**Work to be completed**
An exact repetition of all the entries that follow is required.

--- Task data Enclosed Below ---

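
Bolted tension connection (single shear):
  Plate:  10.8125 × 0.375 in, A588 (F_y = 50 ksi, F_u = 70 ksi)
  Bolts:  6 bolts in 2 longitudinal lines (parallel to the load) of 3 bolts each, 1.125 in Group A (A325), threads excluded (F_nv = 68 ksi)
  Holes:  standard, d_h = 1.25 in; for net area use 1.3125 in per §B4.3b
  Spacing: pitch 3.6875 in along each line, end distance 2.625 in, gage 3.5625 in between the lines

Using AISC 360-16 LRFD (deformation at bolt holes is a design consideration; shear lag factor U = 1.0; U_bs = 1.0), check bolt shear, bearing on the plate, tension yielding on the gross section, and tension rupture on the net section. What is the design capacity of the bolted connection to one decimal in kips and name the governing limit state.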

--- End of Enclosed Task data ---

**Task solution**
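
Bolted tension connection (single shear):
  Plate:  10.8125 × 0.375 in, A588 (F_y = 50 ksi, F_u = 70 ksi)
  Bolts:  6 bolts in 2 longitudinal lines (parallel to the load) of 3 bolts each, 1.125 in Group A (A325), threads excluded (F_nv = 68 ksi)
  Holes:  standard, d_h = 1.25 in; for net area use 1.3125 in per §B4.3b
  Spacing: pitch 3.6875 in along each line, end distance 2.625 in, gage 3.5625 in between the lines

Using AISC 360-16 LRFD (deformation at bolt holes is a design consideration; shear lag factor U = 1.0; U_bs = 1.0), check bolt shear, bearing on the plate, tension yielding on the gross section, and tension rupture on the net section. What is the design capacity of the bolted connection to one decimal in kips and name the governing limit state.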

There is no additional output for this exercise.